(Data entries)
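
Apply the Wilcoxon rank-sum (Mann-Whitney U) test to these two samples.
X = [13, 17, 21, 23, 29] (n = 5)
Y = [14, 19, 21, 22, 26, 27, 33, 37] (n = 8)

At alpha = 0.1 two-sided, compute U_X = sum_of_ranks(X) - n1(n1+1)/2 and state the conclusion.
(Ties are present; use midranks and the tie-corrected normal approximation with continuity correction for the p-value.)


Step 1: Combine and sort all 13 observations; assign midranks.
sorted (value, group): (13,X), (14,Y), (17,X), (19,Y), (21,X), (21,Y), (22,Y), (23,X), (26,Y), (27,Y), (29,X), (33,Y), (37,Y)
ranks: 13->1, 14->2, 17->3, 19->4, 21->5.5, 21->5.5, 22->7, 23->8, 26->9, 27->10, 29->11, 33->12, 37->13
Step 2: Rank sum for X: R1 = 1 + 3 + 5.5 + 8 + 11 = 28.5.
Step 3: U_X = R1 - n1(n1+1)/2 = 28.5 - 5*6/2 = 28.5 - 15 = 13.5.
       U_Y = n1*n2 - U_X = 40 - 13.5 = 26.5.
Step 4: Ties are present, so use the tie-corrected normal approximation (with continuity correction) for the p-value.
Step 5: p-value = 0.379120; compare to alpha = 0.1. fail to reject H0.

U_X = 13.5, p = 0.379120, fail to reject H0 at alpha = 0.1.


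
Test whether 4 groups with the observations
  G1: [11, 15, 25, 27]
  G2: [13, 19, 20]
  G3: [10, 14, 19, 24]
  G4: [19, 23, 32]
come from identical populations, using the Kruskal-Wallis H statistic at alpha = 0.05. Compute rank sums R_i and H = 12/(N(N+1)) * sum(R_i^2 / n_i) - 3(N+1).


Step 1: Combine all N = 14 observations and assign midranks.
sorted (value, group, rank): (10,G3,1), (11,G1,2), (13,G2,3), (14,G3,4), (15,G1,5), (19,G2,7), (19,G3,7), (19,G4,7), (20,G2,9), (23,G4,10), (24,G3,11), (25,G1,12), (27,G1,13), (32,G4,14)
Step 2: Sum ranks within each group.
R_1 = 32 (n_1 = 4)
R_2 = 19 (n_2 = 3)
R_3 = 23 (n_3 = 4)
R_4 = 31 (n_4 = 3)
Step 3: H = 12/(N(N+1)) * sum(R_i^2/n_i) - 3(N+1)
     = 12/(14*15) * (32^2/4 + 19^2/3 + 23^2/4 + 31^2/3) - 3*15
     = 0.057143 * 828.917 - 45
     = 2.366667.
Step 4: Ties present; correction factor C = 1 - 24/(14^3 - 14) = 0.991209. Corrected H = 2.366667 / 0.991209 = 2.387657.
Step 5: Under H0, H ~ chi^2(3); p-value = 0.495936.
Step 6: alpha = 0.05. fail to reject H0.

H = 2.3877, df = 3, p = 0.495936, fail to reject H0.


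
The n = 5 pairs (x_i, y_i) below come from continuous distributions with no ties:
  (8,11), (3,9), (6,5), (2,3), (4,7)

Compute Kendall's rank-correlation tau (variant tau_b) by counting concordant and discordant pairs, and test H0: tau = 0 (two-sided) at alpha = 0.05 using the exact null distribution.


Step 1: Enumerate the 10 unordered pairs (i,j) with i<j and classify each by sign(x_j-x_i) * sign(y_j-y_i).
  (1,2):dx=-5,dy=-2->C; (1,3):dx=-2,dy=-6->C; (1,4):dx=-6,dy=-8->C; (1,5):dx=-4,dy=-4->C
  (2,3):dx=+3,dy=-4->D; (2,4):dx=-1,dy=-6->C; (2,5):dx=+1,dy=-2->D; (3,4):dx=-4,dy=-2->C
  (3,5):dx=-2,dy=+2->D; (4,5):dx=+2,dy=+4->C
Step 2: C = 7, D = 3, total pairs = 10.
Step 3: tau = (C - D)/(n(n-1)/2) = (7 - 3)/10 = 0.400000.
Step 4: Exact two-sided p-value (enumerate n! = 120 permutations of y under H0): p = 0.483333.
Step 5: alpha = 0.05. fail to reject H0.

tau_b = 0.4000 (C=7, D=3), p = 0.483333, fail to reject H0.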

...

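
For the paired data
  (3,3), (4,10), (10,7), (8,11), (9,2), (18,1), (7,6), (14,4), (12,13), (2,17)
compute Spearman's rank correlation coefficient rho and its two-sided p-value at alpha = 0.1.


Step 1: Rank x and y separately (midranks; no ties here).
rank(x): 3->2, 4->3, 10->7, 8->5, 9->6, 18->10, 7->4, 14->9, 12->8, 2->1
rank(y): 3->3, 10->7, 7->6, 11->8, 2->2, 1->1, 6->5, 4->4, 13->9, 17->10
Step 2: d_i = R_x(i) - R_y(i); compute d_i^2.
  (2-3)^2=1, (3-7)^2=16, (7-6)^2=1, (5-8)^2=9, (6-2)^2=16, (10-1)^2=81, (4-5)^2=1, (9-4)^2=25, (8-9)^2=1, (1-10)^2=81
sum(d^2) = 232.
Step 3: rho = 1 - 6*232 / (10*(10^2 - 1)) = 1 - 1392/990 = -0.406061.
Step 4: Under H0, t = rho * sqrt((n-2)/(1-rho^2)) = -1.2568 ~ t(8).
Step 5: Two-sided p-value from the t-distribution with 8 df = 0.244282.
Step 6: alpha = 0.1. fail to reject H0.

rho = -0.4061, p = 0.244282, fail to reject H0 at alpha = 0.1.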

> About this task
Reproduce the lines above, beginning at the line with "Apply the Wilcoxon" and stopping after the line with "At alpha = 0.1 two-sided, compute", exactly as they are.

> Result of the exercise
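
Apply the Wilcoxon rank-sum (Mann-Whitney U) test to these two samples.
X = [13, 17, 21, 23, 29] (n = 5)
Y = [14, 19, 21, 22, 26, 27, 33, 37] (n = 8)

At alpha = 0.1 two-sided, compute U_X = sum_of_ranks(X) - n1(n1+1)/2 and state the conclusion.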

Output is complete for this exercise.